> Problem requirements
Copy the records exactly, every one of them.

**** Supplied data

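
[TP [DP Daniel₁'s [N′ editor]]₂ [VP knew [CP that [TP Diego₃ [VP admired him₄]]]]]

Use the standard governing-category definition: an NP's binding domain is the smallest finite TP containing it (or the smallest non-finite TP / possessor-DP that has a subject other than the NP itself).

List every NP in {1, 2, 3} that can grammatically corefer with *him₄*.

{1, 2}

*him* is a pronoun, so Principle B applies: it must be free in its binding domain.
Binding domain of *him₄*: the embedded TP, whose subject is Diego₃.
*Daniel₁* and the pronoun do not c-command one another → neither Principle B nor Principle C is at stake; coindexation permitted.
*[Daniel₁'s editor]₂* c-commands the pronoun but from outside its binding domain, and is not c-commanded by it → coindexation permitted.
*Diego₃* c-commands the pronoun within its binding domain → coindexation would violate Principle B.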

********

> Response below
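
[TP [DP Daniel₁'s [N′ editor]]₂ [VP knew [CP that [TP Diego₃ [VP admired him₄]]]]]

Use the standard governing-category definition: an NP's binding domain is the smallest finite TP containing it (or the smallest non-finite TP / possessor-DP that has a subject other than the NP itself).

List every NP in {1, 2, 3} that can grammatically corefer with *him₄*.

{1, 2}

*him* is a pronoun, so Principle B applies: it must be free in its binding domain.
Binding domain of *him₄*: the embedded TP, whose subject is Diego₃.
*Daniel₁* and the pronoun do not c-command one another → neither Principle B nor Principle C is at stake; coindexation permitted.
*[Daniel₁'s editor]₂* c-commands the pronoun but from outside its binding domain, and is not c-commanded by it → coindexation permitted.
*Diego₃* c-commands the pronoun within its binding domain → coindexation would violate Principle B.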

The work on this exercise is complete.